### Information given
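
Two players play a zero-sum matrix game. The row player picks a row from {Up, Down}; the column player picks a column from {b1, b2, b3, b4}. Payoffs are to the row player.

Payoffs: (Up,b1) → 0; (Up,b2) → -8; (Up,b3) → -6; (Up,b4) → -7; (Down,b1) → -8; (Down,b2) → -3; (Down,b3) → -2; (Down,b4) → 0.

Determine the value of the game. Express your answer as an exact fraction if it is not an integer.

Row minima: Up → -8, Down → -8; maximin = -8.
Column maxima: b1 → 0, b2 → -3, b3 → -2, b4 → 0; minimax = -3.
-8 ≠ -3, so there is no saddle point; optimal play is mixed.
b3 is strictly dominated by b2 (it gives the row player strictly more in every row), so the column player never plays it.
b4 is strictly dominated by b2 (it gives the row player strictly more in every row), so the column player never plays it.
On the remaining 2×2 (Up, Down vs b1, b2):
Let the row player play Up with probability p. Expected payoff against b1: 0p + (-8)(1−p) = 8p − 8; against b2: (-8)p + (-3)(1−p) = −5p − 3.
Setting these equal: 8p − 8 = −5p − 3 ⇒ 13p = 5 ⇒ p = 5/13, and the value is (8)·(5/13) − 8 = -64/13.
For the column player: with q = P(b1), equating Up's and Down's payoffs gives 8q − 8 = −5q − 3 ⇒ q = 5/13.

-64/13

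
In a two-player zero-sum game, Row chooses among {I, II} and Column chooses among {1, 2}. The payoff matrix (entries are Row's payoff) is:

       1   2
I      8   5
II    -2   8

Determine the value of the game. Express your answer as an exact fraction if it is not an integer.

74/13

Row minima: I → 5, II → -2; maximin = 5.
Column maxima: 1 → 8, 2 → 8; minimax = 8.
5 ≠ 8, so there is no saddle point; optimal play is mixed.
Let Row play I with probability p. Expected payoff against 1: 8p + (-2)(1−p) = 10p − 2; against 2: 5p + 8(1−p) = −3p + 8.
Setting these equal: 10p − 2 = −3p + 8 ⇒ 13p = 10 ⇒ p = 10/13, and the value is (10)·(10/13) − 2 = 74/13.
For Column: with q = P(1), equating I's and II's payoffs gives 3q + 5 = −10q + 8 ⇒ q = 3/13.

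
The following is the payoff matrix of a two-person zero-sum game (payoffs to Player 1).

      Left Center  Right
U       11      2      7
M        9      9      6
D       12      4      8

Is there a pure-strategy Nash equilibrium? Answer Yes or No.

No

Row minima: U → 2, M → 6, D → 4; maximin = 6.
Column maxima: Left → 12, Center → 9, Right → 8; minimax = 8.
6 ≠ 8, so no pure-strategy equilibrium exists.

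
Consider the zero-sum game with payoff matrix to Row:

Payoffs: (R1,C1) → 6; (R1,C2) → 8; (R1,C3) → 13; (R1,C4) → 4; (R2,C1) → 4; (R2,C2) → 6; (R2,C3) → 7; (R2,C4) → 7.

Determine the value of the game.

Row minima: R1 → 4, R2 → 4; maximin = 4.
Column maxima: C1 → 6, C2 → 8, C3 → 13, C4 → 7; minimax = 6.
4 ≠ 6, so there is no saddle point; optimal play is mixed.
C2 is strictly dominated by C1 (it gives Row strictly more in every row), so Column never plays it.
C3 is strictly dominated by C1 (it gives Row strictly more in every row), so Column never plays it.
On the remaining 2×2 (R1, R2 vs C1, C4):
Let Row play R1 with probability p. Expected payoff against C1: 6p + 4(1−p) = 2p + 4; against C4: 4p + 7(1−p) = −3p + 7.
Setting these equal: 2p + 4 = −3p + 7 ⇒ 5p = 3 ⇒ p = 3/5, and the value is (2)·(3/5) + 4 = 26/5.
For Column: with q = P(C1), equating R1's and R2's payoffs gives 2q + 4 = −3q + 7 ⇒ q = 3/5.

26/5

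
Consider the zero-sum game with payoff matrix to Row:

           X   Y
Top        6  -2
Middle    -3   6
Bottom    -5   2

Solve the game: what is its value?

30/17

Row minima: Top → -2, Middle → -3, Bottom → -5; maximin = -2.
Column maxima: X → 6, Y → 6; minimax = 6.
-2 ≠ 6, so there is no saddle point; optimal play is mixed.
Bottom is strictly dominated by Middle, so Row never plays it.
On the remaining 2×2 (Top, Middle vs X, Y):
Let Row play Top with probability p. Expected payoff against X: 6p + (-3)(1−p) = 9p − 3; against Y: (-2)p + 6(1−p) = −8p + 6.
Setting these equal: 9p − 3 = −8p + 6 ⇒ 17p = 9 ⇒ p = 9/17, and the value is (9)·(9/17) − 3 = 30/17.
For Column: with q = P(X), equating Top's and Middle's payoffs gives 8q − 2 = −9q + 6 ⇒ q = 8/17.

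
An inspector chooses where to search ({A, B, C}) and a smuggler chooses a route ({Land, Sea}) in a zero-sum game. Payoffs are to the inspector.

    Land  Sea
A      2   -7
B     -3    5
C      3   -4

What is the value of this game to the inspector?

1/5

Row minima: A → -7, B → -3, C → -4; maximin = -3.
Column maxima: Land → 3, Sea → 5; minimax = 3.
-3 ≠ 3, so there is no saddle point; optimal play is mixed.
A is strictly dominated by C, so the inspector never plays it.
On the remaining 2×2 (B, C vs Land, Sea):
Let the inspector play B with probability p. Expected payoff against Land: (-3)p + 3(1−p) = −6p + 3; against Sea: 5p + (-4)(1−p) = 9p − 4.
Setting these equal: −6p + 3 = 9p − 4 ⇒ −15p = -7 ⇒ p = 7/15, and the value is (-6)·(7/15) + 3 = 1/5.
For the smuggler: with q = P(Land), equating B's and C's payoffs gives −8q + 5 = 7q − 4 ⇒ q = 3/5.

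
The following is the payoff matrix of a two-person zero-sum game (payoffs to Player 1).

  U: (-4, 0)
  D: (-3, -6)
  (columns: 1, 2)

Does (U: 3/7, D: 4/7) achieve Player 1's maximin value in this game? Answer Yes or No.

Yes

Against 1 this mix gives (3/7)·(-4) + (4/7)·(-3) = -24/7.
Against 2 this mix gives (3/7)·0 + (4/7)·(-6) = -24/7.
All of Player 2's active replies (1, 2) yield -24/7, and no column does worse for Player 1. The mix makes Player 2 indifferent and guarantees -24/7, so it is optimal.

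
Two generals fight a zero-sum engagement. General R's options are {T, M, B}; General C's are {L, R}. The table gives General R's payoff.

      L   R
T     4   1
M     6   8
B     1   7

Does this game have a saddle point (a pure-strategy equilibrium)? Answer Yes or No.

Row minima: T → 1, M → 6, B → 1; maximin = 6.
Column maxima: L → 6, R → 8; minimax = 6.
maximin = minimax = 6, so a saddle point exists.

Yes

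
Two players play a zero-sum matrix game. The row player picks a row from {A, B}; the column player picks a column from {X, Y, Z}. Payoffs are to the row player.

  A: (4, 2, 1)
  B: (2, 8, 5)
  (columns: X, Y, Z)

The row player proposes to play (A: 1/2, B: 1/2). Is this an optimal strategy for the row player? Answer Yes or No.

Yes

Against X this mix gives (1/2)·4 + (1/2)·2 = 3.
Against Y this mix gives (1/2)·2 + (1/2)·8 = 5.
Against Z this mix gives (1/2)·1 + (1/2)·5 = 3.
All of the column player's active replies (X, Z) yield 3, and no column does worse for the row player. The mix makes the column player indifferent and guarantees 3, so it is optimal.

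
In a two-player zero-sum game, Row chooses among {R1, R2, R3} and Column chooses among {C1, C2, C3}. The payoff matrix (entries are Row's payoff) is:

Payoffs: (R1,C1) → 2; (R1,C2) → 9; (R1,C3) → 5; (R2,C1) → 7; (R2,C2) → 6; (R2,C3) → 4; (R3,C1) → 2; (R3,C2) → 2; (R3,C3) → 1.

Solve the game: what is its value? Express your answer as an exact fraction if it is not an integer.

Row minima: R1 → 2, R2 → 4, R3 → 1; maximin = 4.
Column maxima: C1 → 7, C2 → 9, C3 → 5; minimax = 5.
4 ≠ 5, so there is no saddle point; optimal play is mixed.
R3 is strictly dominated by R2, so Row never plays it.
C2 is strictly dominated by C3 (it gives Row strictly more in every row), so Column never plays it.
On the remaining 2×2 (R1, R2 vs C1, C3):
Let Row play R1 with probability p. Expected payoff against C1: 2p + 7(1−p) = −5p + 7; against C3: 5p + 4(1−p) = p + 4.
Setting these equal: −5p + 7 = p + 4 ⇒ −6p = -3 ⇒ p = 1/2, and the value is (-5)·(1/2) + 7 = 9/2.
For Column: with q = P(C1), equating R1's and R2's payoffs gives −3q + 5 = 3q + 4 ⇒ q = 1/6.

9/2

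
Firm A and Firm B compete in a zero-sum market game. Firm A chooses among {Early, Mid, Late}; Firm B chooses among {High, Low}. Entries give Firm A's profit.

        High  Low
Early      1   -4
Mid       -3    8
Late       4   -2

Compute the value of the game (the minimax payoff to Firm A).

Row minima: Early → -4, Mid → -3, Late → -2; maximin = -2.
Column maxima: High → 4, Low → 8; minimax = 4.
-2 ≠ 4, so there is no saddle point; optimal play is mixed.
Early is strictly dominated by Late, so Firm A never plays it.
On the remaining 2×2 (Mid, Late vs High, Low):
Let Firm A play Mid with probability p. Expected payoff against High: (-3)p + 4(1−p) = −7p + 4; against Low: 8p + (-2)(1−p) = 10p − 2.
Setting these equal: −7p + 4 = 10p − 2 ⇒ −17p = -6 ⇒ p = 6/17, and the value is (-7)·(6/17) + 4 = 26/17.
For Firm B: with q = P(High), equating Mid's and Late's payoffs gives −11q + 8 = 6q − 2 ⇒ q = 10/17.

26/17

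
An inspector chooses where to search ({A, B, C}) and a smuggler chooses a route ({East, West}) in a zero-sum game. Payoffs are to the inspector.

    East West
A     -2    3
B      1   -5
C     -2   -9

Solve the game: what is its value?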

### Task goal
Retype exactly the lines from the start of the entries through the one with "Payoffs: (Up,b1) →"; include both ends.

### Solution to this exercise
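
Two players play a zero-sum matrix game. The row player picks a row from {Up, Down}; the column player picks a column from {b1, b2, b3, b4}. Payoffs are to the row player.

Payoffs: (Up,b1) → 0; (Up,b2) → -8; (Up,b3) → -6; (Up,b4) → -7; (Down,b1) → -8; (Down,b2) → -3; (Down,b3) → -2; (Down,b4) → 0.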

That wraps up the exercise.